(Exercise input begins)
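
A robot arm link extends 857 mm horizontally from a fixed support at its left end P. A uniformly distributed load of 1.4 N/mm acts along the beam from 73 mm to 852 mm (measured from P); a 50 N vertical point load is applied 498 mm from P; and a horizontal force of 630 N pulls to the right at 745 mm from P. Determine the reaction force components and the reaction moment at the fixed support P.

P_x = -630.0 N, P_y = 1141 N, M_P = 529300 N·mm

Resultant of the distributed load: 1.4 × 779 = 1090.6 N at 462.5 mm from P.
ΣF_x = 0: P_x + 630 = 0 → P_x = -630.0 N.
ΣF_y = 0: P_y − 1.4·779 − 50 = 0 → P_y = 1141 N.
ΣM about P: M_P − (1.4·779)·462.5 − 50·498 = 0 → M_P = 529300 N·mm.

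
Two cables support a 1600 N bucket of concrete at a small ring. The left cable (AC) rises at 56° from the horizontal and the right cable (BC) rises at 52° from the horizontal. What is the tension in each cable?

T_AC = 1036 N, T_BC = 940.8 N

ΣF_x = 0: −T_AC·cos56° + T_BC·cos52° = 0 → T_BC = 0.90828·T_AC.
ΣF_y = 0: T_AC·sin56° + T_BC·sin52° = 1600.
Substitute: T_AC·(0.829038 + 0.90828·0.788011) = 1600 → T_AC = 1035.75 ≈ 1036 N.
Then T_BC = 0.90828 × 1035.75 = 940.8 N.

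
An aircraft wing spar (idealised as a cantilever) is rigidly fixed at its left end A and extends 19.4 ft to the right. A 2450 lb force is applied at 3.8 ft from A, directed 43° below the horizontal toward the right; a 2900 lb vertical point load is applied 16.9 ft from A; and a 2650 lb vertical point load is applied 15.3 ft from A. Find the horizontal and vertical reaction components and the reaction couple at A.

ΣF_x = 0: A_x + 2450·cos43° = 0 → A_x = -1792 lb.
ΣF_y = 0: A_y − 2450·sin43° − 2900 − 2650 = 0 → A_y = 7221 lb.
ΣM about A: M_A − 2450·sin43°·3.8 − 2900·16.9 − 2650·15.3 = 0 → M_A = 95900 lb·ft.

A_x = -1792 lb, A_y = 7221 lb, M_A = 95900 lb·ft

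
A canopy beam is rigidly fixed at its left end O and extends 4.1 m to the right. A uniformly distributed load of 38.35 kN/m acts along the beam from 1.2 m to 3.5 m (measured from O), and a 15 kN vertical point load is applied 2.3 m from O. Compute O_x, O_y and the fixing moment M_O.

O_x = 0, O_y = 103.2 kN, M_O = 241.8 kN·m

Resultant of the distributed load: 38.35 × 2.3 = 88.205 kN at 2.35 m from O.
ΣF_x = 0: O_x = 0.
ΣF_y = 0: O_y − 38.35·2.3 − 15 = 0 → O_y = 103.2 kN.
ΣM about O: M_O − (38.35·2.3)·2.35 − 15·2.3 = 0 → M_O = 241.8 kN·m.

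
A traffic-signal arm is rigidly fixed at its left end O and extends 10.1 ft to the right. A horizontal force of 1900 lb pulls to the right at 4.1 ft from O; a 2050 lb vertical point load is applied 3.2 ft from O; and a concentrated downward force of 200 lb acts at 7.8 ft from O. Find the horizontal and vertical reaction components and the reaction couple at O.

ΣF_x = 0: O_x + 1900 = 0 → O_x = -1900 lb.
ΣF_y = 0: O_y − 2050 − 200 = 0 → O_y = 2250 lb.
ΣM about O: M_O − 2050·3.2 − 200·7.8 = 0 → M_O = 8120 lb·ft.

O_x = -1900 lb, O_y = 2250 lb, M_O = 8120 lb·ft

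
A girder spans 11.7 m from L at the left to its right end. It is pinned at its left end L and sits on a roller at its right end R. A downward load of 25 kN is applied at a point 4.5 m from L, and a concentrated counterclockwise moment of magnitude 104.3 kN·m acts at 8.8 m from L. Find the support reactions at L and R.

L_x = 0, L_y = 24.30 kN, R_y = 0.7009 kN

ΣM about L: R_y·11.7 − 25·4.5 + 104.3 = 0 → R_y = 8.2/11.7 = 0.700855 ≈ 0.7009 kN.
ΣF_y = 0: L_y + 0.700855 − 25 = 0 → L_y = 24.30 kN.
ΣF_x = 0: no horizontal applied forces, so L_x = 0.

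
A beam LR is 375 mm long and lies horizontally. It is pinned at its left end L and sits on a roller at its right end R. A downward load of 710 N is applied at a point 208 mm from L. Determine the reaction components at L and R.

L_x = 0, L_y = 316.2 N, R_y = 393.8 N

Taking moments about L: R_y·375 − 710·208 = 0 → R_y = 147680/375 = 393.813 ≈ 393.8 N.
ΣF_y = 0: L_y + 393.813 − 710 = 0 → L_y = 316.2 N.
ΣF_x = 0: no horizontal applied forces, so L_x = 0.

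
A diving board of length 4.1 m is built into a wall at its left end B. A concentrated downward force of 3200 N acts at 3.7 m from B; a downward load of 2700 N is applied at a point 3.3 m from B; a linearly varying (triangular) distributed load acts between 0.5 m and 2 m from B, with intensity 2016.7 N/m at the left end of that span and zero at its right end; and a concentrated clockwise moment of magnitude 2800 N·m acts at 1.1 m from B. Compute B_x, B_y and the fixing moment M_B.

B_x = 0, B_y = 7413 N, M_B = 25060 N·m

Resultant of the triangular load: ½ × 2016.7 × 1.5 = 1512.525 N, acting at 1 m from B (one-third of the span from the peak).
ΣF_x = 0: B_x = 0.
ΣF_y = 0: B_y − 3200 − 2700 − ½·2016.7·1.5 = 0 → B_y = 7413 N.
ΣM about B: M_B − 3200·3.7 − 2700·3.3 − (½·2016.7·1.5)·1 − 2800 = 0 → M_B = 25060 N·m.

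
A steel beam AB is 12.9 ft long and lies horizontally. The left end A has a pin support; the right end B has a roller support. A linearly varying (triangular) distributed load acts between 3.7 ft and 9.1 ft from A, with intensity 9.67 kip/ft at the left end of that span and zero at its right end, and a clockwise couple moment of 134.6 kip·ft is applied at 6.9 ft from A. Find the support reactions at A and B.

A_x = 0, A_y = 4.543 kip, B_y = 21.57 kip

Resultant of the triangular load: ½ × 9.67 × 5.4 = 26.109 kip, acting at 5.5 ft from A (one-third of the span from the peak).
Taking moments about A: B_y·12.9 − (½·9.67·5.4)·5.5 − 134.6 = 0 → B_y = 278.1995/12.9 = 21.5659 ≈ 21.57 kip.
ΣF_y = 0: A_y + 21.5659 − ½·9.67·5.4 = 0 → A_y = 4.543 kip.
ΣF_x = 0: no horizontal applied forces, so A_x = 0.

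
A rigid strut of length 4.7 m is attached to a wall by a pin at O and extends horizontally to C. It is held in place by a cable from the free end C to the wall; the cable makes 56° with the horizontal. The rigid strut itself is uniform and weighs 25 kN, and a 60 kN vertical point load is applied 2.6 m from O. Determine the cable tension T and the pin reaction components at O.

ΣM about O: T·sin56°·4.7 − 25·2.35 − 60·2.6 = 0 → T = 214.75/(4.7·0.829038) = 55.1139 ≈ 55.11 kN.
ΣF_x = 0: O_x − T·cos56° = 0 → O_x = 55.1139 × 0.559193 = 30.82 kN.
ΣF_y = 0: O_y + T·sin56° − 25 − 60 = 0 → O_y = 85 − 55.1139 × 0.829038 = 39.31 kN.

T = 55.11 kN, O_x = 30.82 kN, O_y = 39.31 kN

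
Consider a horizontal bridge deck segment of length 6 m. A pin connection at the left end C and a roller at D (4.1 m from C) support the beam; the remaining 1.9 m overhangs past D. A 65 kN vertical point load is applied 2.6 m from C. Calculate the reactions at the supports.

ΣM about C: D_y·4.1 − 65·2.6 = 0 → D_y = 169/4.1 = 41.2195 ≈ 41.22 kN.
ΣF_y = 0: C_y + 41.2195 − 65 = 0 → C_y = 23.78 kN.
ΣF_x = 0: no horizontal applied forces, so C_x = 0.

C_x = 0, C_y = 23.78 kN, D_y = 41.22 kN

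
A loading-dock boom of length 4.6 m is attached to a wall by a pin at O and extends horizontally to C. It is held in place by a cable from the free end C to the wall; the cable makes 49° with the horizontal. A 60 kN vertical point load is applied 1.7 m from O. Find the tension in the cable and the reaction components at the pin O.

T = 29.38 kN, O_x = 19.28 kN, O_y = 37.83 kN

ΣM about O: T·sin49°·4.6 − 60·1.7 = 0 → T = 102/(4.6·0.75471) = 29.3807 ≈ 29.38 kN.
ΣF_x = 0: O_x − T·cos49° = 0 → O_x = 29.3807 × 0.656059 = 19.28 kN.
ΣF_y = 0: O_y + T·sin49° − 60 = 0 → O_y = 60 − 29.3807 × 0.75471 = 37.83 kN.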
(Exercise input ends)
The line containing "A loading-dock boom" and every line after it, through the end of the records, should be repeated exactly and alone.

Problem solution:
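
A loading-dock boom of length 4.6 m is attached to a wall by a pin at O and extends horizontally to C. It is held in place by a cable from the free end C to the wall; the cable makes 49° with the horizontal. A 60 kN vertical point load is applied 1.7 m from O. Find the tension in the cable and the reaction components at the pin O.

T = 29.38 kN, O_x = 19.28 kN, O_y = 37.83 kN

ΣM about O: T·sin49°·4.6 − 60·1.7 = 0 → T = 102/(4.6·0.75471) = 29.3807 ≈ 29.38 kN.
ΣF_x = 0: O_x − T·cos49° = 0 → O_x = 29.3807 × 0.656059 = 19.28 kN.
ΣF_y = 0: O_y + T·sin49° − 60 = 0 → O_y = 60 − 29.3807 × 0.75471 = 37.83 kN.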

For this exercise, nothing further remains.